◆ YOUR TASK ◆
The response must contain every line below in which "price" appears.

#####

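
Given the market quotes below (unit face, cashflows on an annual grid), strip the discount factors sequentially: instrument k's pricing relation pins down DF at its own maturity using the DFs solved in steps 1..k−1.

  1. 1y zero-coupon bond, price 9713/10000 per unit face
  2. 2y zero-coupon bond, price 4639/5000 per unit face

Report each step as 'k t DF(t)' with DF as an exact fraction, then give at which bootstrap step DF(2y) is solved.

1 1 9713/10000
2 2 4639/5000
DF(2y) is solved at step 2

step 1 [1y] zero: DF = P = 9713/10000 ≈ 0.971300
step 2 [2y] zero: DF = P = 4639/5000 ≈ 0.927800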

#####

◆ EXERCISE RESPONSE ◆
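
  1. 1y zero-coupon bond, price 9713/10000 per unit face
  2. 2y zero-coupon bond, price 4639/5000 per unit face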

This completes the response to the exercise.